▶ **Work item**: Start the output with the opening line of the listing below and continue, reproducing each line exactly, up to and including the line that contains "Operation: CLOSE 1 4".
⟨
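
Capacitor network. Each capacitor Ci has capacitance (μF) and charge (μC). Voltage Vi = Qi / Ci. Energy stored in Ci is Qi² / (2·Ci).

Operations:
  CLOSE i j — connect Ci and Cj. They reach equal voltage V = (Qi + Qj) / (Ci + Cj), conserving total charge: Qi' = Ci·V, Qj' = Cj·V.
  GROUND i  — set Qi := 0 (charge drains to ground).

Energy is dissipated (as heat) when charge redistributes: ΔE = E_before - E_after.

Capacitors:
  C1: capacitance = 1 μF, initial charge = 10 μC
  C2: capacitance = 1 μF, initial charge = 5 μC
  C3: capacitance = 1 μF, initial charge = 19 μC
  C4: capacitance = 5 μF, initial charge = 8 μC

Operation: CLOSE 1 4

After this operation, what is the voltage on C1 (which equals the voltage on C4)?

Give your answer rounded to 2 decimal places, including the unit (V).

Answer: 3.00 V

Derivation:
Initial: C1(1μF, Q=10μC, V=10.00V), C2(1μF, Q=5μC, V=5.00V), C3(1μF, Q=19μC, V=19.00V), C4(5μF, Q=8μC, V=1.60V)
Op 1: CLOSE 1-4: Q_total=18.00, C_total=6.00, V=3.00; Q1=3.00, Q4=15.00; dissipated=29.400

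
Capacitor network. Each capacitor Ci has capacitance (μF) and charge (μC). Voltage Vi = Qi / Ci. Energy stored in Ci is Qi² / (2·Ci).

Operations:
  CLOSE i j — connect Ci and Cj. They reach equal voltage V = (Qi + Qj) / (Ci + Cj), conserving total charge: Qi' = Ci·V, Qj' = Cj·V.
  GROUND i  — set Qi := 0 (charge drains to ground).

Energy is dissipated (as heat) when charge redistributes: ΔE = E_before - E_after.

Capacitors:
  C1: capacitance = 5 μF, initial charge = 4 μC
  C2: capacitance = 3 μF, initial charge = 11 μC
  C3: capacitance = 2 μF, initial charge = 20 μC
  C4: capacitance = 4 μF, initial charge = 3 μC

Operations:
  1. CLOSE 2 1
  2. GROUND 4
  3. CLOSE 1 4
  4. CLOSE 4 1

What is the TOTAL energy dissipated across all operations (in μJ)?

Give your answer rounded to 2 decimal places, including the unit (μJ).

Initial: C1(5μF, Q=4μC, V=0.80V), C2(3μF, Q=11μC, V=3.67V), C3(2μF, Q=20μC, V=10.00V), C4(4μF, Q=3μC, V=0.75V)
Op 1: CLOSE 2-1: Q_total=15.00, C_total=8.00, V=1.88; Q2=5.62, Q1=9.38; dissipated=7.704
Op 2: GROUND 4: Q4=0; energy lost=1.125
Op 3: CLOSE 1-4: Q_total=9.38, C_total=9.00, V=1.04; Q1=5.21, Q4=4.17; dissipated=3.906
Op 4: CLOSE 4-1: Q_total=9.38, C_total=9.00, V=1.04; Q4=4.17, Q1=5.21; dissipated=0.000
Total dissipated: 12.735 μJ

Answer: 12.74 μJ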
⟩
▶ **Reply to the exercise**:
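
Capacitor network. Each capacitor Ci has capacitance (μF) and charge (μC). Voltage Vi = Qi / Ci. Energy stored in Ci is Qi² / (2·Ci).

Operations:
  CLOSE i j — connect Ci and Cj. They reach equal voltage V = (Qi + Qj) / (Ci + Cj), conserving total charge: Qi' = Ci·V, Qj' = Cj·V.
  GROUND i  — set Qi := 0 (charge drains to ground).

Energy is dissipated (as heat) when charge redistributes: ΔE = E_before - E_after.

Capacitors:
  C1: capacitance = 1 μF, initial charge = 10 μC
  C2: capacitance = 1 μF, initial charge = 5 μC
  C3: capacitance = 1 μF, initial charge = 19 μC
  C4: capacitance = 5 μF, initial charge = 8 μC

Operation: CLOSE 1 4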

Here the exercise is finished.